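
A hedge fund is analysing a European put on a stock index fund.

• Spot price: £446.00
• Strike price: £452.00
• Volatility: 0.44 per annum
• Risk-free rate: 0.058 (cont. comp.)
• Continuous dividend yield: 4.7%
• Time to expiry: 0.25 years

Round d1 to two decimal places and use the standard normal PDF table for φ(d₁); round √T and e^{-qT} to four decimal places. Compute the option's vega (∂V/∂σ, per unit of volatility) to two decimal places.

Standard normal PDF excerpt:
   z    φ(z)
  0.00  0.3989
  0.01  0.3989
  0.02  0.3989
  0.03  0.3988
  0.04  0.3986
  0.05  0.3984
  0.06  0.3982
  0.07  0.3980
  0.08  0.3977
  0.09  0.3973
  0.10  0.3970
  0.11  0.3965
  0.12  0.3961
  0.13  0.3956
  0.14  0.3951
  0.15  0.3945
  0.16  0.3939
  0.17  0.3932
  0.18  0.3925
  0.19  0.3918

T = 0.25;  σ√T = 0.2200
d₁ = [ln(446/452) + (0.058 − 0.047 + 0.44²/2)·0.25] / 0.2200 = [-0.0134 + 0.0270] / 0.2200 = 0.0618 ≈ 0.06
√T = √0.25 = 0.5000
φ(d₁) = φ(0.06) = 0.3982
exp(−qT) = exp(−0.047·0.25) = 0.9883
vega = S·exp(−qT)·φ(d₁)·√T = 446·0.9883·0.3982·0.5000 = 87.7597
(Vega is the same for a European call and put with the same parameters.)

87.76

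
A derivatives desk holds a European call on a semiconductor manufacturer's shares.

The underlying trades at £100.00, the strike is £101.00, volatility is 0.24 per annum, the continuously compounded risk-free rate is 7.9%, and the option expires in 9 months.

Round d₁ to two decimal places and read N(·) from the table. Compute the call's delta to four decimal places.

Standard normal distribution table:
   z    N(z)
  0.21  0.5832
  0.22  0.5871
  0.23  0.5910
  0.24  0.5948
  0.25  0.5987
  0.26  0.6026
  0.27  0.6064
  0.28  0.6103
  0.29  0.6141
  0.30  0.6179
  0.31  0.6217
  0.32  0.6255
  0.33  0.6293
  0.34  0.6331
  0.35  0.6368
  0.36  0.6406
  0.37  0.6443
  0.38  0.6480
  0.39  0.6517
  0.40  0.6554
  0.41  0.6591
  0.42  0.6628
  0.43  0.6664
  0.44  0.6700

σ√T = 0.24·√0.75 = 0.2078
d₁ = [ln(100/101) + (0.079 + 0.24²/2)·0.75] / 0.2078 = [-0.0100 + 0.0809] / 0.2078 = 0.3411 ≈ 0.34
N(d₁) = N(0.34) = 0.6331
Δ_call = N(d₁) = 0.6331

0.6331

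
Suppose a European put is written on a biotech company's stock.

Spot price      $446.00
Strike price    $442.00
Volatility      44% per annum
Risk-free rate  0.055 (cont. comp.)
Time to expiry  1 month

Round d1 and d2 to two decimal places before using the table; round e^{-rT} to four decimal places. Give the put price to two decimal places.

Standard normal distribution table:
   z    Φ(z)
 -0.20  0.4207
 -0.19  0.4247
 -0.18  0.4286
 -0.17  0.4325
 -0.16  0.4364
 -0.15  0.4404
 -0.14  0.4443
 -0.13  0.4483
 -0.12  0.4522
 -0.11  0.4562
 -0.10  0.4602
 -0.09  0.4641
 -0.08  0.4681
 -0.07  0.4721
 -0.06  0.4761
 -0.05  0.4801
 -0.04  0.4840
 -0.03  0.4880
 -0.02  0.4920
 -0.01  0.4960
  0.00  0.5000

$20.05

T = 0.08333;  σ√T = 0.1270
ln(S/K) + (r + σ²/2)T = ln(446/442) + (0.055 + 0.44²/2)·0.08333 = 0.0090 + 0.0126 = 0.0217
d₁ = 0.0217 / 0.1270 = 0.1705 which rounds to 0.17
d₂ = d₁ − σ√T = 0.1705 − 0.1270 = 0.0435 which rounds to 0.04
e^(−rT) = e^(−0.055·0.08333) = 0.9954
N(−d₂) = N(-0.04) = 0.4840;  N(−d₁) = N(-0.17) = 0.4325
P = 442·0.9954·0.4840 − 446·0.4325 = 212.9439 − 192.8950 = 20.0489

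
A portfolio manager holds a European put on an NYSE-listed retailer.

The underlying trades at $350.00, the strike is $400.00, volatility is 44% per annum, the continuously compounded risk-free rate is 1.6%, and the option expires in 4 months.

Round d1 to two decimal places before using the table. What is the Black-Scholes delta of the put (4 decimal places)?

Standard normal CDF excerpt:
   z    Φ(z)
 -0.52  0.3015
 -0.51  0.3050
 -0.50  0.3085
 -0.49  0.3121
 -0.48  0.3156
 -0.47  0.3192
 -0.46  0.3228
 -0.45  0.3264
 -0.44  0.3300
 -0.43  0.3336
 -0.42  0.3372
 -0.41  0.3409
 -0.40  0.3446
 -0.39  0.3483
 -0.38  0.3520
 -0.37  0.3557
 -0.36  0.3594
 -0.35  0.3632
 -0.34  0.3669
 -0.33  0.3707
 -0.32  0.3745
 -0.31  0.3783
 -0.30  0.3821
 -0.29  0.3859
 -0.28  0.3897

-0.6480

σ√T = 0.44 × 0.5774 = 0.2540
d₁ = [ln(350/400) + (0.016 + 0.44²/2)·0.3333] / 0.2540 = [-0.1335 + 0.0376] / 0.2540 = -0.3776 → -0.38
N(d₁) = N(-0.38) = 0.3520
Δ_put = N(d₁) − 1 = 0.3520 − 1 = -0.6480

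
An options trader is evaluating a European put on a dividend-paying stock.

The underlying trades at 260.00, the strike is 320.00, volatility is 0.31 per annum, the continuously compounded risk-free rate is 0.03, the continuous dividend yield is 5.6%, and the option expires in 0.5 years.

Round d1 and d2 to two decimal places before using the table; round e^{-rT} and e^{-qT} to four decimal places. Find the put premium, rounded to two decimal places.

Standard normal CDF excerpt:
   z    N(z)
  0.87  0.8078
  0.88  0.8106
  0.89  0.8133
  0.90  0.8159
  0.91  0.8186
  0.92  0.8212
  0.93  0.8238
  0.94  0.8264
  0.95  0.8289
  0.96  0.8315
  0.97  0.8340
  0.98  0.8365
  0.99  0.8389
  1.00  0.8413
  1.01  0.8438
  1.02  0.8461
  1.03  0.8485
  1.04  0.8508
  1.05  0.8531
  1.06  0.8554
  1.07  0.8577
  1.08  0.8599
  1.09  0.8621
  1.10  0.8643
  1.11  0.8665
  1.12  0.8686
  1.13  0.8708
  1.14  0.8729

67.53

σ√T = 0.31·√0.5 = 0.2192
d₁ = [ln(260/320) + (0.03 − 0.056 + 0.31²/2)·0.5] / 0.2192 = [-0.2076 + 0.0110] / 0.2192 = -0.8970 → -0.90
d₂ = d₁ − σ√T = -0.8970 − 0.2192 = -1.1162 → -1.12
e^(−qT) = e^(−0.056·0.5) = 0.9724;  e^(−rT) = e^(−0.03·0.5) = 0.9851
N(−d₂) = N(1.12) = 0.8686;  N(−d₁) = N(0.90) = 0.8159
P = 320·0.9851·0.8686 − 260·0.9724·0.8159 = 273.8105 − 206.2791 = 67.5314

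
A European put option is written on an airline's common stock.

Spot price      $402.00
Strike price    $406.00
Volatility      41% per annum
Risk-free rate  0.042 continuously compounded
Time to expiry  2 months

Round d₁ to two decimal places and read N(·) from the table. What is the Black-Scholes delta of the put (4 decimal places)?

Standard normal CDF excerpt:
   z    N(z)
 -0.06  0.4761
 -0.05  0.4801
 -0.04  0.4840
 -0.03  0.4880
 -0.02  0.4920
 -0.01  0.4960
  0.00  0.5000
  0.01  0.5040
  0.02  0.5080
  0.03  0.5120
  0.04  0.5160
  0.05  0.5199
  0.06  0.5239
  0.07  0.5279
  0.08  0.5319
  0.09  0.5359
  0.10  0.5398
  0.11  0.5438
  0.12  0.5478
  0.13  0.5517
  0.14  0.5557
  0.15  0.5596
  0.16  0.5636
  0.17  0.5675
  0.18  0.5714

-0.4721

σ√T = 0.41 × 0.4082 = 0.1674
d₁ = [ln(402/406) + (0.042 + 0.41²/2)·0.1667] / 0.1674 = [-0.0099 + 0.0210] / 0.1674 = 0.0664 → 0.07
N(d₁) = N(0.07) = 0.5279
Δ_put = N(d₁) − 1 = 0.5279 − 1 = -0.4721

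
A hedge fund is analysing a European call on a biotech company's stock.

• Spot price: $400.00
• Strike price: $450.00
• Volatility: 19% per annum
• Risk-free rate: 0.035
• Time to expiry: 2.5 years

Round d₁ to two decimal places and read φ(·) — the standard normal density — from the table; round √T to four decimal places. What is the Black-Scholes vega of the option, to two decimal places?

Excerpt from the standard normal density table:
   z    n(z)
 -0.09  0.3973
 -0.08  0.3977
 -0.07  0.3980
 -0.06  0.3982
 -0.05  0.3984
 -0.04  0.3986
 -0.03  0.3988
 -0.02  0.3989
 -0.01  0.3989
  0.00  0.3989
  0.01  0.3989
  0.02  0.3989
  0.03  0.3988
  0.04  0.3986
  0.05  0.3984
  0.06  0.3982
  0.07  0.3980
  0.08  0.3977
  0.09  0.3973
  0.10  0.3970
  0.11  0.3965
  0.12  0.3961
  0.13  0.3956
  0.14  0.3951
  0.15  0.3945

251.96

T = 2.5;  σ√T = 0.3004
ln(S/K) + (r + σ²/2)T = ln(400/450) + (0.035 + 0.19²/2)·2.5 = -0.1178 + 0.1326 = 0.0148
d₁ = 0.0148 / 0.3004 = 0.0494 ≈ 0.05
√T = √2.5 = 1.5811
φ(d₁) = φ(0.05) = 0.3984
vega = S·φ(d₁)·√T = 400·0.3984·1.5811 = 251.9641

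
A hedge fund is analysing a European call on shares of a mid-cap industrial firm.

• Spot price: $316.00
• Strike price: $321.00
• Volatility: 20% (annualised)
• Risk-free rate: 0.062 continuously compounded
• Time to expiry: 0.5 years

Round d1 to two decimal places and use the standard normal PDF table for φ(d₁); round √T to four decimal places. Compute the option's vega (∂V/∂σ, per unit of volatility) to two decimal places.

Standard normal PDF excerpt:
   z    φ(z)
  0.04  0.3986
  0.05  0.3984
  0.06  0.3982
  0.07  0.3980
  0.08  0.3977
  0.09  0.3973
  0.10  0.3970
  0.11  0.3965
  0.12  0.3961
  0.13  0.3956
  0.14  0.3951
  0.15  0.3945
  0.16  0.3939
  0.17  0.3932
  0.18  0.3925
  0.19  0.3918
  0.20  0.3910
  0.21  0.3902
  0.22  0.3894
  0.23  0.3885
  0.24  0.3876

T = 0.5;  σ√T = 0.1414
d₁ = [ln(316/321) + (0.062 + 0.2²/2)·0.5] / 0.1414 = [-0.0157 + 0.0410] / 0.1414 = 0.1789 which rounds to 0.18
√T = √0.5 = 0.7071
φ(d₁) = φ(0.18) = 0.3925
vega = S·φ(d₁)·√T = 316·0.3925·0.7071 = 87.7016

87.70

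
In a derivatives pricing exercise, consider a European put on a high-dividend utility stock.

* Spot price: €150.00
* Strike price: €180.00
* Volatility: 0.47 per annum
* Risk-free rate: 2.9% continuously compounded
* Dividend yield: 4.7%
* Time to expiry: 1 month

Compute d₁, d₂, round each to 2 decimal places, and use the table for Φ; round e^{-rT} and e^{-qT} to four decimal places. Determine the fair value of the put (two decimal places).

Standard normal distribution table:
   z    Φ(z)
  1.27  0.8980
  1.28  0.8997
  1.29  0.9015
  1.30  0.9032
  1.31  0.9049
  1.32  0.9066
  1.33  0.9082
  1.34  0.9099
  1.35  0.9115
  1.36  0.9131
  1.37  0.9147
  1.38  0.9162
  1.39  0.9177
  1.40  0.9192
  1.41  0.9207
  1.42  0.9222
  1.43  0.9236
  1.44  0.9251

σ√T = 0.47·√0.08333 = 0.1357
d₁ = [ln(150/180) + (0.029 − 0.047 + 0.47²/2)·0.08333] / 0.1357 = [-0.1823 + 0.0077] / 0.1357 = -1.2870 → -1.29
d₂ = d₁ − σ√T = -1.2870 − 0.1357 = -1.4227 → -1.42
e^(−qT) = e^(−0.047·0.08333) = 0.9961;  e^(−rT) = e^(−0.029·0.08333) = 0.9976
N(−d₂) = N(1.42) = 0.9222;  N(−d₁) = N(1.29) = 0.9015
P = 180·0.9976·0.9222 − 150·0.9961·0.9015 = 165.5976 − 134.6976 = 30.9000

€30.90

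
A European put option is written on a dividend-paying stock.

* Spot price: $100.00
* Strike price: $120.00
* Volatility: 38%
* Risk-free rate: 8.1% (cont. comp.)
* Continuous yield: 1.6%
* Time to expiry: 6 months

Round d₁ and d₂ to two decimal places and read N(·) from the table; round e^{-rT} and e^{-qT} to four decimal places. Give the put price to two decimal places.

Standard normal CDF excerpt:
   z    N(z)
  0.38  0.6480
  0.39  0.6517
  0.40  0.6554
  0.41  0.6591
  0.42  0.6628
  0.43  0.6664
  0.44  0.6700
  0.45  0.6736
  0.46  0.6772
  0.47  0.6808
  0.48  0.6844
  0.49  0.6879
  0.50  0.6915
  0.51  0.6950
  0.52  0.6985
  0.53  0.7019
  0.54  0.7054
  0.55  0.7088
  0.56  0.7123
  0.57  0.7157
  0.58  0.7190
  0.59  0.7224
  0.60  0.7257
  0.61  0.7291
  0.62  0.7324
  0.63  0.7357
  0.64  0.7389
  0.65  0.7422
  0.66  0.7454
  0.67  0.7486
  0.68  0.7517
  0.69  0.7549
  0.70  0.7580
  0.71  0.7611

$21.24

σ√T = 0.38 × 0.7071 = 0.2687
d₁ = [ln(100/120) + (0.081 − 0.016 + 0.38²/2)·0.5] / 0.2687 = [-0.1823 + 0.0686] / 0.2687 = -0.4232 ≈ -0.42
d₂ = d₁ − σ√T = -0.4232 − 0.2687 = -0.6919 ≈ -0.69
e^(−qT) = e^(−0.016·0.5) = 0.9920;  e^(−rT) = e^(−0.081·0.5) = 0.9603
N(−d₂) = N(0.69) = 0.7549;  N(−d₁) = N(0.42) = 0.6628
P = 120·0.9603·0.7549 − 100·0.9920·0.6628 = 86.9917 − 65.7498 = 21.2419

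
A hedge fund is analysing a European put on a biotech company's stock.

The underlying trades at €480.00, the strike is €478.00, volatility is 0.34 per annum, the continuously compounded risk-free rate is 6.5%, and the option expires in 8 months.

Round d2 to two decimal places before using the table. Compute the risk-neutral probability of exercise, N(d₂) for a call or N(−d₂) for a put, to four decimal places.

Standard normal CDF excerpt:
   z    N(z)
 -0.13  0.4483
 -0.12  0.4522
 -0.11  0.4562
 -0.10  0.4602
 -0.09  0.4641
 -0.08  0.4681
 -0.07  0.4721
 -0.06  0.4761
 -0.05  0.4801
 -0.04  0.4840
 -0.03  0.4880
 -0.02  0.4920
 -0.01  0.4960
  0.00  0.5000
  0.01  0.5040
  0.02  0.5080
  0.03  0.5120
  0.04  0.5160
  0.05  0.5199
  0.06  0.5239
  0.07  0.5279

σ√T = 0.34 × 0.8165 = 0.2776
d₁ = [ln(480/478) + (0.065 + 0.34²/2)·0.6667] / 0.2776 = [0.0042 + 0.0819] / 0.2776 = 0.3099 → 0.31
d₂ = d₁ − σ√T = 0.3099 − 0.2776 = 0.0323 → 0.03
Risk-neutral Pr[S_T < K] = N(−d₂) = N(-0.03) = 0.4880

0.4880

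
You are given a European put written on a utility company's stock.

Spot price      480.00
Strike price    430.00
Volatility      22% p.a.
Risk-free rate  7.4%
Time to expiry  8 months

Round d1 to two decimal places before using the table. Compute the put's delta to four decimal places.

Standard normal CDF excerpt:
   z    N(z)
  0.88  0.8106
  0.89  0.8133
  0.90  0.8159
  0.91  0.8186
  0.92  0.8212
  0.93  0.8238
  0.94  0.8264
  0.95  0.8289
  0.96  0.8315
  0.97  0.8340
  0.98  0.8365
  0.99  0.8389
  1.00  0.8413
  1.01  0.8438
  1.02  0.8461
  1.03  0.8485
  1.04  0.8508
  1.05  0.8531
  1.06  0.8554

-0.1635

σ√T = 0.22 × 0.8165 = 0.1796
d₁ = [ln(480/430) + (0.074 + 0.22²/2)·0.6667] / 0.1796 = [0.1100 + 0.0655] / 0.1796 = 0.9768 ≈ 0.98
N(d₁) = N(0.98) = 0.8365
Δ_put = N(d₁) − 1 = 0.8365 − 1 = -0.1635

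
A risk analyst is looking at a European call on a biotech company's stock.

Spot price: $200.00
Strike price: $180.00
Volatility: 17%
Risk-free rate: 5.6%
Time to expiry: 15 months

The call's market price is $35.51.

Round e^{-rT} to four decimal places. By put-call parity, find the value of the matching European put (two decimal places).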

--

## WORK TO BE COMPLETED
Read through the entries and copy every line that includes "exercise".

## OUTPUT
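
In a derivatives pricing exercise, consider a European put on a high-dividend utility stock.
Round d2 to two decimal places before using the table. Compute the risk-neutral probability of exercise, N(d₂) for a call or N(−d₂) for a put, to four decimal places.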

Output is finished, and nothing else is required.